- Records supplied:
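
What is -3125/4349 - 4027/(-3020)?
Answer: 8075923/13133980 ≈ 0.61489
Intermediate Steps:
-3125/4349 - 4027/(-3020) = -3125*1/4349 - 4027*(-1/3020) = -3125/4349 + 4027/3020 = 8075923/13133980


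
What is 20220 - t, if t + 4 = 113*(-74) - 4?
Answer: 28590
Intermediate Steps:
t = -8370 (t = -4 + (113*(-74) - 4) = -4 + (-8362 - 4) = -4 - 8366 = -8370)
20220 - t = 20220 - 1*(-8370) = 20220 + 8370 = 28590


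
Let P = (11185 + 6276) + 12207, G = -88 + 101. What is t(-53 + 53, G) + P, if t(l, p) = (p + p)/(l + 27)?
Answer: 801062/27 ≈ 29669.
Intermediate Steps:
G = 13
t(l, p) = 2*p/(27 + l) (t(l, p) = (2*p)/(27 + l) = 2*p/(27 + l))
P = 29668 (P = 17461 + 12207 = 29668)
t(-53 + 53, G) + P = 2*13/(27 + (-53 + 53)) + 29668 = 2*13/(27 + 0) + 29668 = 2*13/27 + 29668 = 2*13*(1/27) + 29668 = 26/27 + 29668 = 801062/27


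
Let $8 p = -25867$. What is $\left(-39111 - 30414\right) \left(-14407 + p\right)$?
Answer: $\frac{9811576575}{8} \approx 1.2264 \cdot 10^{9}$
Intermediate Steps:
$p = - \frac{25867}{8}$ ($p = \frac{1}{8} \left(-25867\right) = - \frac{25867}{8} \approx -3233.4$)
$\left(-39111 - 30414\right) \left(-14407 + p\right) = \left(-39111 - 30414\right) \left(-14407 - \frac{25867}{8}\right) = \left(-69525\right) \left(- \frac{141123}{8}\right) = \frac{9811576575}{8}$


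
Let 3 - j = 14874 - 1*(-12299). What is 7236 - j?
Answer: 34406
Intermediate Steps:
j = -27170 (j = 3 - (14874 - 1*(-12299)) = 3 - (14874 + 12299) = 3 - 1*27173 = 3 - 27173 = -27170)
7236 - j = 7236 - 1*(-27170) = 7236 + 27170 = 34406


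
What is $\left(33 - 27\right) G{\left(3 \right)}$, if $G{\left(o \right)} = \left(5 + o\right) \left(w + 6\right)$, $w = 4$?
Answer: $480$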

- Task statement:
Filter the entries down to the lines that include the string "Answer".

- Finished task:
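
Answer: 8075923/13133980 ≈ 0.61489
Answer: 28590
Answer: 801062/27 ≈ 29669.
Answer: $\frac{9811576575}{8} \approx 1.2264 \cdot 10^{9}$
Answer: 34406
Answer: $480$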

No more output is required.